• WORK REQUIRED: Nothing in the records may be dropped or altered when you repeat them.

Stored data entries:
-*-
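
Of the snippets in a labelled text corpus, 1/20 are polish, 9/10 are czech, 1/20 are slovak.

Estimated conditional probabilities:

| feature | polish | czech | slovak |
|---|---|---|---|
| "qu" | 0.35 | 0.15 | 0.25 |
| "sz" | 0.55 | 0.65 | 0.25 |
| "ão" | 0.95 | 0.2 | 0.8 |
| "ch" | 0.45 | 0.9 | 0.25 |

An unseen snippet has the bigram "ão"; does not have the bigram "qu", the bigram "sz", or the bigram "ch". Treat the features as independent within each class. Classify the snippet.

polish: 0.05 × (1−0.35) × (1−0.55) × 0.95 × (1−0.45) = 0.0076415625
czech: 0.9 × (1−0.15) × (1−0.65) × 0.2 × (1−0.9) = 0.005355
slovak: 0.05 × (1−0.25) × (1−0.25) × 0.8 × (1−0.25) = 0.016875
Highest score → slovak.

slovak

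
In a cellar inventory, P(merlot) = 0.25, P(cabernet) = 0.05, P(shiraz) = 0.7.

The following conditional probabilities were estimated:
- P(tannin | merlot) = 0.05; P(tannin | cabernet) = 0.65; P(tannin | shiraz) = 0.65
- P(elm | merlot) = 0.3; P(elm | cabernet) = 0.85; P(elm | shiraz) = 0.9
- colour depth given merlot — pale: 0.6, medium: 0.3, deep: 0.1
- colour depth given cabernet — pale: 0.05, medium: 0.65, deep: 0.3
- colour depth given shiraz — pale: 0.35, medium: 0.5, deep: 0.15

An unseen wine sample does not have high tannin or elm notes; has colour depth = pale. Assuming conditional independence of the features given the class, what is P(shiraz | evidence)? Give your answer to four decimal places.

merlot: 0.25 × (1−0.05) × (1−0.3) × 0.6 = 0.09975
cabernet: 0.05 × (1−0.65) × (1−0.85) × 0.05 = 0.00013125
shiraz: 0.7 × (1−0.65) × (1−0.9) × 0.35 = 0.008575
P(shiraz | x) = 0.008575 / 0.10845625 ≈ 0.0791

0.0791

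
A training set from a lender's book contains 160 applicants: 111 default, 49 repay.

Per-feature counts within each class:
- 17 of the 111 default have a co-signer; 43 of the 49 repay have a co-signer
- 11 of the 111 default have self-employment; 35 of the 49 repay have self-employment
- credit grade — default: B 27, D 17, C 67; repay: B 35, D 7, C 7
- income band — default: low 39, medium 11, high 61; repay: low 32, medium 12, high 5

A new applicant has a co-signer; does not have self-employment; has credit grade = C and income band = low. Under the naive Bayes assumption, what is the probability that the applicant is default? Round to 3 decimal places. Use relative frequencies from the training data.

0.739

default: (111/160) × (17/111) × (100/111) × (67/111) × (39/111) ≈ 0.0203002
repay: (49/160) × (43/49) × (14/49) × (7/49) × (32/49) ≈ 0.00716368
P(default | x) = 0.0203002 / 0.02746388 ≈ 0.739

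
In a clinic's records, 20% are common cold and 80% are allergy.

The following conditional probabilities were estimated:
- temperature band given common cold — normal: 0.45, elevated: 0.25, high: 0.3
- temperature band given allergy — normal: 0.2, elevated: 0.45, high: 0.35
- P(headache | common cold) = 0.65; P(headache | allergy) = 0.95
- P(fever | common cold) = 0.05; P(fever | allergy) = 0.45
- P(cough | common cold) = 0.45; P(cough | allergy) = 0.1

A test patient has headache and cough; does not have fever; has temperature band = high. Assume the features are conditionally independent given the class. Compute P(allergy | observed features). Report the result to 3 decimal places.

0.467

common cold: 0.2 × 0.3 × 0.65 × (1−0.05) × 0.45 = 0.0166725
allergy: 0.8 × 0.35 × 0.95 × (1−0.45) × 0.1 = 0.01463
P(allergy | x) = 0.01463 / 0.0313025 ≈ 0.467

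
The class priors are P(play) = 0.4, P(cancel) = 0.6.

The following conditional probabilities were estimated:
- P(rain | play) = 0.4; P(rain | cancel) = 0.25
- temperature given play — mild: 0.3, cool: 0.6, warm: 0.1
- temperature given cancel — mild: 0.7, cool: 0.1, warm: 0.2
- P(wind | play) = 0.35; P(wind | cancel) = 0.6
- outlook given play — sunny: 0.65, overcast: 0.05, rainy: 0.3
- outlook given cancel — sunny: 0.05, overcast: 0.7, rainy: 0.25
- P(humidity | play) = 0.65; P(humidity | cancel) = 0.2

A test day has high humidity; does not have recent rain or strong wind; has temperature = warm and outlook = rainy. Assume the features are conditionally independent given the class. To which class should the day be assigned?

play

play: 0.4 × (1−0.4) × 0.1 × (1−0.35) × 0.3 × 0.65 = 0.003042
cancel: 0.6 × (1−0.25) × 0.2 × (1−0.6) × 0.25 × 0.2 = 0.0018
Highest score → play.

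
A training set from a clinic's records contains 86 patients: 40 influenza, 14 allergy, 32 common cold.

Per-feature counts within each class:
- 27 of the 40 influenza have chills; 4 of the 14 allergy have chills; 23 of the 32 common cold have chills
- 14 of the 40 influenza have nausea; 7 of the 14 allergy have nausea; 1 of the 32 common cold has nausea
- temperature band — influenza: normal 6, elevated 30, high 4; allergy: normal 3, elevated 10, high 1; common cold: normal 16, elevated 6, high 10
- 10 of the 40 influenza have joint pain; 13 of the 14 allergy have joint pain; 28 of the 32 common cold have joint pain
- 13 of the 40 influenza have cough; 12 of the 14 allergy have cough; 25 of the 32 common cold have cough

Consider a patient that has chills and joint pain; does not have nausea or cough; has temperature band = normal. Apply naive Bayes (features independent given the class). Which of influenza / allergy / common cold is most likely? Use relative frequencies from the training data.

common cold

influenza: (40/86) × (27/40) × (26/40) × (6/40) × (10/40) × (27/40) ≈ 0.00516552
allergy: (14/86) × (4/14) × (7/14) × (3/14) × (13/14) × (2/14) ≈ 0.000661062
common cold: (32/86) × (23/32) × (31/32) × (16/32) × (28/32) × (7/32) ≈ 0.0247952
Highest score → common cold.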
-*-
• RESPONSE TO THE EXERCISE:
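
Of the snippets in a labelled text corpus, 1/20 are polish, 9/10 are czech, 1/20 are slovak.

Estimated conditional probabilities:

| feature | polish | czech | slovak |
|---|---|---|---|
| "qu" | 0.35 | 0.15 | 0.25 |
| "sz" | 0.55 | 0.65 | 0.25 |
| "ão" | 0.95 | 0.2 | 0.8 |
| "ch" | 0.45 | 0.9 | 0.25 |

An unseen snippet has the bigram "ão"; does not have the bigram "qu", the bigram "sz", or the bigram "ch". Treat the features as independent within each class. Classify the snippet.

polish: 0.05 × (1−0.35) × (1−0.55) × 0.95 × (1−0.45) = 0.0076415625
czech: 0.9 × (1−0.15) × (1−0.65) × 0.2 × (1−0.9) = 0.005355
slovak: 0.05 × (1−0.25) × (1−0.25) × 0.8 × (1−0.25) = 0.016875
Highest score → slovak.

slovak

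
In a cellar inventory, P(merlot) = 0.25, P(cabernet) = 0.05, P(shiraz) = 0.7.

The following conditional probabilities were estimated:
- P(tannin | merlot) = 0.05; P(tannin | cabernet) = 0.65; P(tannin | shiraz) = 0.65
- P(elm | merlot) = 0.3; P(elm | cabernet) = 0.85; P(elm | shiraz) = 0.9
- colour depth given merlot — pale: 0.6, medium: 0.3, deep: 0.1
- colour depth given cabernet — pale: 0.05, medium: 0.65, deep: 0.3
- colour depth given shiraz — pale: 0.35, medium: 0.5, deep: 0.15

An unseen wine sample does not have high tannin or elm notes; has colour depth = pale. Assuming conditional independence of the features given the class, what is P(shiraz | evidence)? Give your answer to four decimal places.

merlot: 0.25 × (1−0.05) × (1−0.3) × 0.6 = 0.09975
cabernet: 0.05 × (1−0.65) × (1−0.85) × 0.05 = 0.00013125
shiraz: 0.7 × (1−0.65) × (1−0.9) × 0.35 = 0.008575
P(shiraz | x) = 0.008575 / 0.10845625 ≈ 0.0791

0.0791

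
A training set from a lender's book contains 160 applicants: 111 default, 49 repay.

Per-feature counts within each class:
- 17 of the 111 default have a co-signer; 43 of the 49 repay have a co-signer
- 11 of the 111 default have self-employment; 35 of the 49 repay have self-employment
- credit grade — default: B 27, D 17, C 67; repay: B 35, D 7, C 7
- income band — default: low 39, medium 11, high 61; repay: low 32, medium 12, high 5

A new applicant has a co-signer; does not have self-employment; has credit grade = C and income band = low. Under the naive Bayes assumption, what is the probability that the applicant is default? Round to 3 decimal places. Use relative frequencies from the training data.

0.739

default: (111/160) × (17/111) × (100/111) × (67/111) × (39/111) ≈ 0.0203002
repay: (49/160) × (43/49) × (14/49) × (7/49) × (32/49) ≈ 0.00716368
P(default | x) = 0.0203002 / 0.02746388 ≈ 0.739

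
In a clinic's records, 20% are common cold and 80% are allergy.

The following conditional probabilities were estimated:
- temperature band given common cold — normal: 0.45, elevated: 0.25, high: 0.3
- temperature band given allergy — normal: 0.2, elevated: 0.45, high: 0.35
- P(headache | common cold) = 0.65; P(headache | allergy) = 0.95
- P(fever | common cold) = 0.05; P(fever | allergy) = 0.45
- P(cough | common cold) = 0.45; P(cough | allergy) = 0.1

A test patient has headache and cough; does not have fever; has temperature band = high. Assume the features are conditionally independent given the class. Compute P(allergy | observed features). Report the result to 3 decimal places.

0.467

common cold: 0.2 × 0.3 × 0.65 × (1−0.05) × 0.45 = 0.0166725
allergy: 0.8 × 0.35 × 0.95 × (1−0.45) × 0.1 = 0.01463
P(allergy | x) = 0.01463 / 0.0313025 ≈ 0.467

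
The class priors are P(play) = 0.4, P(cancel) = 0.6.

The following conditional probabilities were estimated:
- P(rain | play) = 0.4; P(rain | cancel) = 0.25
- temperature given play — mild: 0.3, cool: 0.6, warm: 0.1
- temperature given cancel — mild: 0.7, cool: 0.1, warm: 0.2
- P(wind | play) = 0.35; P(wind | cancel) = 0.6
- outlook given play — sunny: 0.65, overcast: 0.05, rainy: 0.3
- outlook given cancel — sunny: 0.05, overcast: 0.7, rainy: 0.25
- P(humidity | play) = 0.65; P(humidity | cancel) = 0.2

A test day has high humidity; does not have recent rain or strong wind; has temperature = warm and outlook = rainy. Assume the features are conditionally independent given the class. To which class should the day be assigned?

play

play: 0.4 × (1−0.4) × 0.1 × (1−0.35) × 0.3 × 0.65 = 0.003042
cancel: 0.6 × (1−0.25) × 0.2 × (1−0.6) × 0.25 × 0.2 = 0.0018
Highest score → play.

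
A training set from a clinic's records contains 86 patients: 40 influenza, 14 allergy, 32 common cold.

Per-feature counts within each class:
- 27 of the 40 influenza have chills; 4 of the 14 allergy have chills; 23 of the 32 common cold have chills
- 14 of the 40 influenza have nausea; 7 of the 14 allergy have nausea; 1 of the 32 common cold has nausea
- temperature band — influenza: normal 6, elevated 30, high 4; allergy: normal 3, elevated 10, high 1; common cold: normal 16, elevated 6, high 10
- 10 of the 40 influenza have joint pain; 13 of the 14 allergy have joint pain; 28 of the 32 common cold have joint pain
- 13 of the 40 influenza have cough; 12 of the 14 allergy have cough; 25 of the 32 common cold have cough

Consider a patient that has chills and joint pain; does not have nausea or cough; has temperature band = normal. Apply naive Bayes (features independent given the class). Which of influenza / allergy / common cold is most likely? Use relative frequencies from the training data.

common cold

influenza: (40/86) × (27/40) × (26/40) × (6/40) × (10/40) × (27/40) ≈ 0.00516552
allergy: (14/86) × (4/14) × (7/14) × (3/14) × (13/14) × (2/14) ≈ 0.000661062
common cold: (32/86) × (23/32) × (31/32) × (16/32) × (28/32) × (7/32) ≈ 0.0247952
Highest score → common cold.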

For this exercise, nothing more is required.